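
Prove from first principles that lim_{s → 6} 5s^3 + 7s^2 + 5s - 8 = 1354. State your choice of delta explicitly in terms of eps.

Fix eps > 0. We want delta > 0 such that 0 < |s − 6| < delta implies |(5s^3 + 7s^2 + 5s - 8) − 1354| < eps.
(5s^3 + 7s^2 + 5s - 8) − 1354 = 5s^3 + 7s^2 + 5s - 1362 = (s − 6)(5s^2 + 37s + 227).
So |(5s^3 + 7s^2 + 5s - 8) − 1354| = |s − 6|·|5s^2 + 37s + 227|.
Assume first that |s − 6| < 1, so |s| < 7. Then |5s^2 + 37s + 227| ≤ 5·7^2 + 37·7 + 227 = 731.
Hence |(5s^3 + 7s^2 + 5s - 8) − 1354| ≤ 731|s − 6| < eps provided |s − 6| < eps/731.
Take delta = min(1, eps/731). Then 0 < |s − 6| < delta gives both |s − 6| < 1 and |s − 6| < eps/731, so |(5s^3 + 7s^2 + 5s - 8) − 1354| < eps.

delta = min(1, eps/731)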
---
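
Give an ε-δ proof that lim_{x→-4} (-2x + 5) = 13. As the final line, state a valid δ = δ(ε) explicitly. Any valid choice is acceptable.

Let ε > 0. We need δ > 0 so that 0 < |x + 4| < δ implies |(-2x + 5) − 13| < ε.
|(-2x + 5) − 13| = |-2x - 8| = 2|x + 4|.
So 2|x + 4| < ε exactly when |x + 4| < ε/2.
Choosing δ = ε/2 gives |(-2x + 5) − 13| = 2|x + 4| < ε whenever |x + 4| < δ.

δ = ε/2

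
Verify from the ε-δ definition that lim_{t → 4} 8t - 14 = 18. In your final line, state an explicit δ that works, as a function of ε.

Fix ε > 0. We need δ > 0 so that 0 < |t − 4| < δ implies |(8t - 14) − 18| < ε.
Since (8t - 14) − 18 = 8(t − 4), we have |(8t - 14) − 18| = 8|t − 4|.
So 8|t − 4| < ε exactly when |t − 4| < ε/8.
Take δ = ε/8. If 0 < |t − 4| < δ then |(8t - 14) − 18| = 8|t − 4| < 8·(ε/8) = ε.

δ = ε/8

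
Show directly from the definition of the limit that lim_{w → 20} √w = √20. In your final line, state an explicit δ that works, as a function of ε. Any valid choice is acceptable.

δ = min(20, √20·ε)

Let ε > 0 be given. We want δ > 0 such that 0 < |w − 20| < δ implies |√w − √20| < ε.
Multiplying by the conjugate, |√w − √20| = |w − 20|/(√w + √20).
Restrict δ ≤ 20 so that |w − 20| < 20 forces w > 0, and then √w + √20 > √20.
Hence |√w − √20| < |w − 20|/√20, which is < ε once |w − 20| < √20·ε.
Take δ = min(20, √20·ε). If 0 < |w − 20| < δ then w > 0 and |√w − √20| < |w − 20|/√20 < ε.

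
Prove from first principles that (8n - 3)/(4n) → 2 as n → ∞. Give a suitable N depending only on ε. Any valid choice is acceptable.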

Exercise prompt:
Of the lines above, extract only those from the line with "Show directly from" to the line with "Prove from first principles that (8n", both included, exactly as written.

Task solution:
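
Show directly from the definition of the limit that lim_{w → 20} √w = √20. In your final line, state an explicit δ that works, as a function of ε. Any valid choice is acceptable.

δ = min(20, √20·ε)

Let ε > 0 be given. We want δ > 0 such that 0 < |w − 20| < δ implies |√w − √20| < ε.
Multiplying by the conjugate, |√w − √20| = |w − 20|/(√w + √20).
Restrict δ ≤ 20 so that |w − 20| < 20 forces w > 0, and then √w + √20 > √20.
Hence |√w − √20| < |w − 20|/√20, which is < ε once |w − 20| < √20·ε.
Take δ = min(20, √20·ε). If 0 < |w − 20| < δ then w > 0 and |√w − √20| < |w − 20|/√20 < ε.

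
Prove from first principles that (8n - 3)/(4n) → 2 as n → ∞. Give a suitable N depending only on ε. Any valid choice is acceptable.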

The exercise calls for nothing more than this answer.